ABOUT THIS TASK - Each of the records that follow needs an exact reproduction.
*** Begin section ***
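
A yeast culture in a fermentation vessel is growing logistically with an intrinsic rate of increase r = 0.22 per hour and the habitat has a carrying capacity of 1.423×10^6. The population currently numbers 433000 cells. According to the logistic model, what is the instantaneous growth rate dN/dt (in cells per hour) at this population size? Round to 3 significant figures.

dN/dt = rN(1 − N/K) = 0.22 × 433000 × (1 − 433000/1.423×10^6).
1 − 433000/1.423×10^6 = 0.69571; dN/dt = 0.22 × 433000 × 0.69571 = 66274.

66300 cells per hour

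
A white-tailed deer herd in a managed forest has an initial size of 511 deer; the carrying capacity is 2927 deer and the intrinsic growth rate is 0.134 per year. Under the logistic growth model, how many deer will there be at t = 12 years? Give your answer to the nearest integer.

1503 deer

A = (K − N₀)/N₀ = (2927 − 511)/511 = 4.728.
N(t) = K/(1 + A·e^(−rt)) = 2927/(1 + 4.728×e^(−0.134×12)).
e^(−1.608) = 0.20029; denominator = 1 + 4.728×0.20029 = 1.947.
N = 2927/1.947 = 1503.37.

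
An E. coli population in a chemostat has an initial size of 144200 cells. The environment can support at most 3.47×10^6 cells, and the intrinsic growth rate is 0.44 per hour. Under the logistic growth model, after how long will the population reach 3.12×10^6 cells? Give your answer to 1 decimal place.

A = (K − N₀)/N₀ = (3.47×10^6 − 144200)/144200 = 23.064.
Solve 3.47×10^6/(1 + 23.064·e^(−0.44t)) = 3.12×10^6: 1 + 23.064·e^(−0.44t) = 1.1122, so e^(−0.44t) = 0.00486388.
−0.44·t = ln(0.00486388) = -5.3259, so t = 5.3259/0.44 = 12.104.

12.1 hours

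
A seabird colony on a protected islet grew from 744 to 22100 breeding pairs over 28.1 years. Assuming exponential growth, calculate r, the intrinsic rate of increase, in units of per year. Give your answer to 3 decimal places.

From N(t) = N₀·e^(rt): e^(r·28.1) = 22100/744 = 29.704.
r·28.1 = ln(29.704) = 3.3913, so r = 3.3913/28.1 = 0.12069.

0.121 per year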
*** End section ***
TASK SOLUTION -
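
A yeast culture in a fermentation vessel is growing logistically with an intrinsic rate of increase r = 0.22 per hour and the habitat has a carrying capacity of 1.423×10^6. The population currently numbers 433000 cells. According to the logistic model, what is the instantaneous growth rate dN/dt (in cells per hour) at this population size? Round to 3 significant figures.

dN/dt = rN(1 − N/K) = 0.22 × 433000 × (1 − 433000/1.423×10^6).
1 − 433000/1.423×10^6 = 0.69571; dN/dt = 0.22 × 433000 × 0.69571 = 66274.

66300 cells per hour

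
A white-tailed deer herd in a managed forest has an initial size of 511 deer; the carrying capacity is 2927 deer and the intrinsic growth rate is 0.134 per year. Under the logistic growth model, how many deer will there be at t = 12 years? Give your answer to the nearest integer.

1503 deer

A = (K − N₀)/N₀ = (2927 − 511)/511 = 4.728.
N(t) = K/(1 + A·e^(−rt)) = 2927/(1 + 4.728×e^(−0.134×12)).
e^(−1.608) = 0.20029; denominator = 1 + 4.728×0.20029 = 1.947.
N = 2927/1.947 = 1503.37.

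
An E. coli population in a chemostat has an initial size of 144200 cells. The environment can support at most 3.47×10^6 cells, and the intrinsic growth rate is 0.44 per hour. Under the logistic growth model, after how long will the population reach 3.12×10^6 cells? Give your answer to 1 decimal place.

A = (K − N₀)/N₀ = (3.47×10^6 − 144200)/144200 = 23.064.
Solve 3.47×10^6/(1 + 23.064·e^(−0.44t)) = 3.12×10^6: 1 + 23.064·e^(−0.44t) = 1.1122, so e^(−0.44t) = 0.00486388.
−0.44·t = ln(0.00486388) = -5.3259, so t = 5.3259/0.44 = 12.104.

12.1 hours

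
A seabird colony on a protected islet grew from 744 to 22100 breeding pairs over 28.1 years. Assuming exponential growth, calculate r, the intrinsic rate of increase, in units of per year. Give your answer to 3 decimal places.

From N(t) = N₀·e^(rt): e^(r·28.1) = 22100/744 = 29.704.
r·28.1 = ln(29.704) = 3.3913, so r = 3.3913/28.1 = 0.12069.

0.121 per year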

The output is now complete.